YOUR INSTRUCTIONS: Copy nothing but the lines below running from the line containing "0 0 0 1 1 0 0" through the line containing "Is the following", both end lines included.

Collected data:
^^^^^^^^^^^^^^^^

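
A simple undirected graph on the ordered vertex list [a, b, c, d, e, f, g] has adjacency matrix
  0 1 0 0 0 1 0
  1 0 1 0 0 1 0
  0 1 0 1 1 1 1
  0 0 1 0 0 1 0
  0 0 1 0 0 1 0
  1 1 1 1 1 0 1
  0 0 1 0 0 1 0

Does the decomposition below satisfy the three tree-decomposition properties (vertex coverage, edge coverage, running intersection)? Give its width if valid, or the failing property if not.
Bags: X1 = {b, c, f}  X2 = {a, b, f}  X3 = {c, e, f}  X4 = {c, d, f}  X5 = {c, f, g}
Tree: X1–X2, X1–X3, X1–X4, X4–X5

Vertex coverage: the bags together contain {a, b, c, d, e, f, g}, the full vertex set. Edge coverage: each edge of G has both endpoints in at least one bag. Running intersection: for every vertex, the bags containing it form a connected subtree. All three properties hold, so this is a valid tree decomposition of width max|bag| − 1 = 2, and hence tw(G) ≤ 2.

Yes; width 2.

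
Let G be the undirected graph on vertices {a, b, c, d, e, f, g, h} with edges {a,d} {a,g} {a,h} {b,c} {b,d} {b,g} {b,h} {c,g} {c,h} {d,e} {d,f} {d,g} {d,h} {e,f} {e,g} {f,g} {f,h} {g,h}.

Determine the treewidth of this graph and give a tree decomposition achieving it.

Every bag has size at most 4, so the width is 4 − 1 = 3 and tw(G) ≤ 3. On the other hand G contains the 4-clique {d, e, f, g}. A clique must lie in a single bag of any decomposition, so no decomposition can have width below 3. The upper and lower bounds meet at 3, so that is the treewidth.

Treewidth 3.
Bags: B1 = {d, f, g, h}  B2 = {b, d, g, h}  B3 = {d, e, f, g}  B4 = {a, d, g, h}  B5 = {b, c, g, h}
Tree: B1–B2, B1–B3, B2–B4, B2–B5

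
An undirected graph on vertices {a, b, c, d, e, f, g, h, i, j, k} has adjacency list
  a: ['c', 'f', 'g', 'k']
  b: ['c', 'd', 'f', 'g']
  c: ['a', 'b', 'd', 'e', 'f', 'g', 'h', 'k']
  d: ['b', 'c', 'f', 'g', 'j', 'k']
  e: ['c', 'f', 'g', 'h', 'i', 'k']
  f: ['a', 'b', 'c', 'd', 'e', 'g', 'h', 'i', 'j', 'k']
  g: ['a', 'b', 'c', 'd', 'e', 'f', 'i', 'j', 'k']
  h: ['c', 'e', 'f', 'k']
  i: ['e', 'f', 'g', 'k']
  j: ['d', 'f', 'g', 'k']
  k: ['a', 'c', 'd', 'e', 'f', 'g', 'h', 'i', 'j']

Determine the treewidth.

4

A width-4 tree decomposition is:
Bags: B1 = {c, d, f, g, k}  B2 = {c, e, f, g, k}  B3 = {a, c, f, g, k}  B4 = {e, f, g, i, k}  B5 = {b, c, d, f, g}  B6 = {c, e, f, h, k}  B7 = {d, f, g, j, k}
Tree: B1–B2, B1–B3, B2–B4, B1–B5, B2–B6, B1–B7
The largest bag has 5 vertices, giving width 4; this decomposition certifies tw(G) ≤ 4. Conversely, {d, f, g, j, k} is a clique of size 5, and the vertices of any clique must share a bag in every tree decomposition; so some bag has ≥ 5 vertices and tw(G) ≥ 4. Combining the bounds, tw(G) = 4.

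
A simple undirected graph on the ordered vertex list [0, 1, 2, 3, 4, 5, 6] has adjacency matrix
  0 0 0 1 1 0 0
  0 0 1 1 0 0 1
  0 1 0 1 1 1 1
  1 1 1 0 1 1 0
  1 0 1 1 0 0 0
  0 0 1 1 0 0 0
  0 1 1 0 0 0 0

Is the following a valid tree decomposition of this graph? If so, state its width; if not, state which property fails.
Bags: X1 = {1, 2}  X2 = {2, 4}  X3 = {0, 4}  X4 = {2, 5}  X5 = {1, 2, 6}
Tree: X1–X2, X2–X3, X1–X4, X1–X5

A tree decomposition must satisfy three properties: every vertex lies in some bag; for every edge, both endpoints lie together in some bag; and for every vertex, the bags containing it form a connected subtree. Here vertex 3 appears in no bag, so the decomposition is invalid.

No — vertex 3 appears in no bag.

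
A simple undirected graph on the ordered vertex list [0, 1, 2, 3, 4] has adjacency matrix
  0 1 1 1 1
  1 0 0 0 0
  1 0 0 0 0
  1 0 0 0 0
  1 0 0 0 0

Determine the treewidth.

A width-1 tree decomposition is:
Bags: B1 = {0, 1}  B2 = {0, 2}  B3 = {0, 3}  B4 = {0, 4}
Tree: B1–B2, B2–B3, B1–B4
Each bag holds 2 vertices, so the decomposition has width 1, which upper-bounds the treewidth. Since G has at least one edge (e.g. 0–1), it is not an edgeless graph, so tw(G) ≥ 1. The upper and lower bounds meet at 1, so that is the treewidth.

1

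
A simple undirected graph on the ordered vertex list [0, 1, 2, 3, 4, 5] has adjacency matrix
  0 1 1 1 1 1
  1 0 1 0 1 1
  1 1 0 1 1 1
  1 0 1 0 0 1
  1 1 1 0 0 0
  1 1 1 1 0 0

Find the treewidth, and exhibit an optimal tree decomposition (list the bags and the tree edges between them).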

^^^^^^^^^^^^^^^^

WRITTEN ANSWER:
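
  0 0 0 1 1 0 0
  0 0 1 1 0 0 1
  0 1 0 1 1 1 1
  1 1 1 0 1 1 0
  1 0 1 1 0 0 0
  0 0 1 1 0 0 0
  0 1 1 0 0 0 0

Is the following a valid tree decomposition of this graph? If so, state its width; if not, state which property fails.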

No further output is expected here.